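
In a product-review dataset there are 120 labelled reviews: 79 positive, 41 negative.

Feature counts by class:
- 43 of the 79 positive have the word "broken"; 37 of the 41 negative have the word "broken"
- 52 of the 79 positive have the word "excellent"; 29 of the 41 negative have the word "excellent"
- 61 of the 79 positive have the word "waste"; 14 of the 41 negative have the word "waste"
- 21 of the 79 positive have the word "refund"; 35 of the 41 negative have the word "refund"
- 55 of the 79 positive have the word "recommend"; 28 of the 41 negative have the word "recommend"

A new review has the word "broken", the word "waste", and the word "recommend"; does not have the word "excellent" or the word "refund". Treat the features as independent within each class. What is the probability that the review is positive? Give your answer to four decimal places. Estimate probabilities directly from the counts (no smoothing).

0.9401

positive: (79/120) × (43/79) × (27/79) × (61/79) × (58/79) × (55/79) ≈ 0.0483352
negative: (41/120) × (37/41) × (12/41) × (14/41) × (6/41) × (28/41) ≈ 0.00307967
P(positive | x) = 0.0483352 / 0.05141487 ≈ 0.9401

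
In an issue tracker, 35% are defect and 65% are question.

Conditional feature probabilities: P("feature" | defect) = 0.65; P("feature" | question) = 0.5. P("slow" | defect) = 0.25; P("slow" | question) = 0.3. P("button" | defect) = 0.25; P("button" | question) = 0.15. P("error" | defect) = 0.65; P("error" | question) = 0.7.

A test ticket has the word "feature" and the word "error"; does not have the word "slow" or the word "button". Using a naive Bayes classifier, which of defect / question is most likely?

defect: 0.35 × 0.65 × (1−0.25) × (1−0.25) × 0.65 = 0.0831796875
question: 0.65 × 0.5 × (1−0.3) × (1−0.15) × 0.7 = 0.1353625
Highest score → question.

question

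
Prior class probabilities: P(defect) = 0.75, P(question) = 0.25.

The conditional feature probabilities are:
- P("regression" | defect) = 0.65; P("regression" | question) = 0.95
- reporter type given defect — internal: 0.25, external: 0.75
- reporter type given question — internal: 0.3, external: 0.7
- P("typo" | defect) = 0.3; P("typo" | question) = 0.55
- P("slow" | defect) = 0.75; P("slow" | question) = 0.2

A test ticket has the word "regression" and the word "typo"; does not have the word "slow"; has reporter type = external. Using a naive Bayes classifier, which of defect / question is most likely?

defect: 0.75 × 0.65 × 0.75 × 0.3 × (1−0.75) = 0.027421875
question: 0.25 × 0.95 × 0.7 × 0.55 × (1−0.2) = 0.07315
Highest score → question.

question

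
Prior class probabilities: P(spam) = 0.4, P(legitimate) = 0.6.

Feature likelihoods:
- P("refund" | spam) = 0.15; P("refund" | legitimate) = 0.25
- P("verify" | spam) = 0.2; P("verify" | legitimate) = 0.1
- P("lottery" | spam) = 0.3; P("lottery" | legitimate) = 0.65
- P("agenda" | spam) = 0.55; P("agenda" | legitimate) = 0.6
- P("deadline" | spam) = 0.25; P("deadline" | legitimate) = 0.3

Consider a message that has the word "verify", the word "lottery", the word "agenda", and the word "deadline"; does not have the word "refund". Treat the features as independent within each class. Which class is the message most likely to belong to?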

#### [What to work on]
Look through the entries and give the number of lines containing the word "deadline". Add nothing else.

#### [Answer to this exercise]
2